> **Records contained in a dataset**:
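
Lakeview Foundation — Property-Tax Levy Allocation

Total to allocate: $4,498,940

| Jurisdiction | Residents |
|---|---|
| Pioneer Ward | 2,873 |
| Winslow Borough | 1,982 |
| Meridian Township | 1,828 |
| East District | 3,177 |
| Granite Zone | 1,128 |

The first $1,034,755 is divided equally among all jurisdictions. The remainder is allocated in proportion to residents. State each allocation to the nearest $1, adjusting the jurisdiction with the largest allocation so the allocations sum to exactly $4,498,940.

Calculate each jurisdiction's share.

Pioneer Ward: $1,112,721; Winslow Borough: $831,816; Meridian Township: $783,264; East District: $1,208,564; Granite Zone: $562,575

Equal tier: $1,034,755 ÷ 5 = $206,951 apiece.
Remainder $3,464,185 by residents (total 10,988): Pioneer Ward 905,770.25 → $905,770; Winslow Borough 624,864.82 → $624,865; Meridian Township 576,313.27 → $576,313; East District 1,001,612.28 → $1,001,612; Granite Zone 355,624.38 → $355,624.
Rounding difference +$1 on remainder applied to East District.
Totals: Pioneer Ward $206,951 + $905,770 = $1,112,721; Winslow Borough $206,951 + $624,865 = $831,816; Meridian Township $206,951 + $576,313 = $783,264; East District $206,951 + $1,001,613 = $1,208,564; Granite Zone $206,951 + $355,624 = $562,575.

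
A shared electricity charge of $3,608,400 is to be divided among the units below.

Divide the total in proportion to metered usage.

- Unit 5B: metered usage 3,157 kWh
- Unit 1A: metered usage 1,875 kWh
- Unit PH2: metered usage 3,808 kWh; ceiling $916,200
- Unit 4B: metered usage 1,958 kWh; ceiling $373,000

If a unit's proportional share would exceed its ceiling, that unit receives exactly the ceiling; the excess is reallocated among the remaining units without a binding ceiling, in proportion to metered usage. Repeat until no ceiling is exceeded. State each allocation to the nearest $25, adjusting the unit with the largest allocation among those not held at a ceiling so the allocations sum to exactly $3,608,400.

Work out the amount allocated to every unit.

Unit 5B: $1,455,025 · Unit 1A: $864,175 · Unit PH2: $916,200 · Unit 4B: $373,000

Combined metered usage = 10,798.
Unconstrained shares: Unit 5B 1,054,984.15; Unit 1A 626,574.37; Unit PH2 1,272,530.76; Unit 4B 654,310.72.
Cap binds for Unit PH2 ($916,200), Unit 4B ($373,000); remaining pool $2,319,200 reallocated over remaining metered usage 5,032.
Redistributed shares: Unit 5B 1,455,030.68 → $1,455,025; Unit 1A 864,169.32 → $864,175.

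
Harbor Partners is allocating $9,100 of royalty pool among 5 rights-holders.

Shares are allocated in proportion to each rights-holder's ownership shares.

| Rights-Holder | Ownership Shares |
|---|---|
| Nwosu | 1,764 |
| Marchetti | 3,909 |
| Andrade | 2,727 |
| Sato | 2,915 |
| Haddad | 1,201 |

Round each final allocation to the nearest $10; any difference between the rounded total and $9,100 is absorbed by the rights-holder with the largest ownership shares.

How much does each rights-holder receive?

Nwosu: $1,280 · Marchetti: $2,850 · Andrade: $1,980 · Sato: $2,120 · Haddad: $870

Sum of ownership shares: 12,516.
Pro-rata amounts: Nwosu 1,764/12,516 × $9,100 = 1,282.55; Marchetti 3,909/12,516 × $9,100 = 2,842.11; Andrade 2,727/12,516 × $9,100 = 1,982.72; Sato 2,915/12,516 × $9,100 = 2,119.41; Haddad 1,201/12,516 × $9,100 = 873.21.
At nearest $10: Nwosu $1,280; Marchetti $2,840; Andrade $1,980; Sato $2,120; Haddad $870. Sum = $9,090.
Difference $9,100 − $9,090 = +$10 applied to largest ownership shares (Marchetti): Marchetti becomes $2,850.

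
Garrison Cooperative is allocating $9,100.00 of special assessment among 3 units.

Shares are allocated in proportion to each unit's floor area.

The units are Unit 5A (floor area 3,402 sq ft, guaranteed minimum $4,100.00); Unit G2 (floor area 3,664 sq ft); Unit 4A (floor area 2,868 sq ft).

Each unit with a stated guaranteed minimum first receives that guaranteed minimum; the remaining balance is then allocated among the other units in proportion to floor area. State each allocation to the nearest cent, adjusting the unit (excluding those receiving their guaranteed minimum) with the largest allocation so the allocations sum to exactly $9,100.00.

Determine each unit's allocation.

Minimums first: Unit 5A $4,100.00. Remaining pool $5,000.00.
Remaining pool split over remaining floor area 6,532: Unit G2 2,804.6540 → $2,804.65; Unit 4A 2,195.3460 → $2,195.35.

Unit 5A: $4,100.00 | Unit G2: $2,804.65 | Unit 4A: $2,195.35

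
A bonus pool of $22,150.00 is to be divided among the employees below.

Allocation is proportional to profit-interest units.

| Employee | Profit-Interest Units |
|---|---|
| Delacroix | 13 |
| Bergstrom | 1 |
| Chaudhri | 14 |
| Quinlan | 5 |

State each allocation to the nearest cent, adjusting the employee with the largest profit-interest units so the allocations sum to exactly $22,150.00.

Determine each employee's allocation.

Delacroix: $8,725.76 · Bergstrom: $671.21 · Chaudhri: $9,396.97 · Quinlan: $3,356.06

Profit-interest units total: 13 + 1 + 14 + 5 = 33.
Pro-rata amounts: Delacroix 8,725.7576; Bergstrom 671.2121; Chaudhri 9,396.9697; Quinlan 3,356.0606.
After rounding (cent): Delacroix $8,725.76; Bergstrom $671.21; Chaudhri $9,396.97; Quinlan $3,356.06. Sum = $22,150.00.
No rounding difference to absorb.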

> **TASK DETAILS**: The lines sought are those in the data above that include the string "allocating"; copy each one.

> **EXERCISE ANSWER**:
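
Harbor Partners is allocating $9,100 of royalty pool among 5 rights-holders.
Garrison Cooperative is allocating $9,100.00 of special assessment among 3 units.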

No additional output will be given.